WHAT THE EXERCISE ASKS:
Search the entries below. Return every line that has "formula" in it.

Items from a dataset
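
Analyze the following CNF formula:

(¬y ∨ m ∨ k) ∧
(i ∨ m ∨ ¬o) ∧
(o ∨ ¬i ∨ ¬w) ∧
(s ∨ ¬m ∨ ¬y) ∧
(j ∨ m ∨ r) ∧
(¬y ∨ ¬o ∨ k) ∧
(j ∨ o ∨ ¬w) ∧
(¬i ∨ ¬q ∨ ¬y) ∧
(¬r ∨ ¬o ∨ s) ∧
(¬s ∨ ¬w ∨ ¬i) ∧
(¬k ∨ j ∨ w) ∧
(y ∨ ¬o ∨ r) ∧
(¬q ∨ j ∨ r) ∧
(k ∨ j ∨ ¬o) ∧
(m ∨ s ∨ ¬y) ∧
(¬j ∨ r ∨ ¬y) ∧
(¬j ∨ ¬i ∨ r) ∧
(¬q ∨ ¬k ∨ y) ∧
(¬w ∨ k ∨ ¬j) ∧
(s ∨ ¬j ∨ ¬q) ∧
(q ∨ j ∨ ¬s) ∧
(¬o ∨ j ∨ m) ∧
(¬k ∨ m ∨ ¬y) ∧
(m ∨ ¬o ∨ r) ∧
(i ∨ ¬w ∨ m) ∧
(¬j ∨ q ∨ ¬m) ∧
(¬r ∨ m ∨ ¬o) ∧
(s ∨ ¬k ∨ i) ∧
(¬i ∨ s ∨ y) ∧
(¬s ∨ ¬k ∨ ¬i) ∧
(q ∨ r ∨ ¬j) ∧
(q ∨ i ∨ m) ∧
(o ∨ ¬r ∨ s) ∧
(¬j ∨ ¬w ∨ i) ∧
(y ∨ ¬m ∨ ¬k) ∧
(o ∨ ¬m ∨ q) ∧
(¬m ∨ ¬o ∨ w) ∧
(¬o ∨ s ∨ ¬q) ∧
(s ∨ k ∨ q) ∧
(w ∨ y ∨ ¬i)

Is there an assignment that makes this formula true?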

RESPONSE BELOW:
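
Analyze the following CNF formula:
Is there an assignment that makes this formula true?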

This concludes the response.